■ Assignment
What does the data read, word for word, from the line containing "T3: rotate right-handed" through its final line? Give those lines only.
--- START ---
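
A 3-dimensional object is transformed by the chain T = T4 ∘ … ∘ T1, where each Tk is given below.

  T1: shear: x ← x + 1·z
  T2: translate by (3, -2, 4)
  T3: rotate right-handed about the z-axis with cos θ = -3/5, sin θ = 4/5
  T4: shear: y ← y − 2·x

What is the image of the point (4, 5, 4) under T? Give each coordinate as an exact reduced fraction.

T(p) = (-9, 25, 8)

T1 shear: x ← x + 1·z: (4, 5, 4) → (8, 5, 4)
T2 translate by (3, -2, 4): (8, 5, 4) → (11, 3, 8)
T3 rotate right-handed about the z-axis with cos θ = -3/5, sin θ = 4/5: (11, 3, 8) → (-9, 7, 8)
T4 shear: y ← y − 2·x: (-9, 7, 8) → (-9, 25, 8)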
--- END ---
■ Response box
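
  T3: rotate right-handed about the z-axis with cos θ = -3/5, sin θ = 4/5
  T4: shear: y ← y − 2·x

What is the image of the point (4, 5, 4) under T? Give each coordinate as an exact reduced fraction.

T(p) = (-9, 25, 8)

T1 shear: x ← x + 1·z: (4, 5, 4) → (8, 5, 4)
T2 translate by (3, -2, 4): (8, 5, 4) → (11, 3, 8)
T3 rotate right-handed about the z-axis with cos θ = -3/5, sin θ = 4/5: (11, 3, 8) → (-9, 7, 8)
T4 shear: y ← y − 2·x: (-9, 7, 8) → (-9, 25, 8)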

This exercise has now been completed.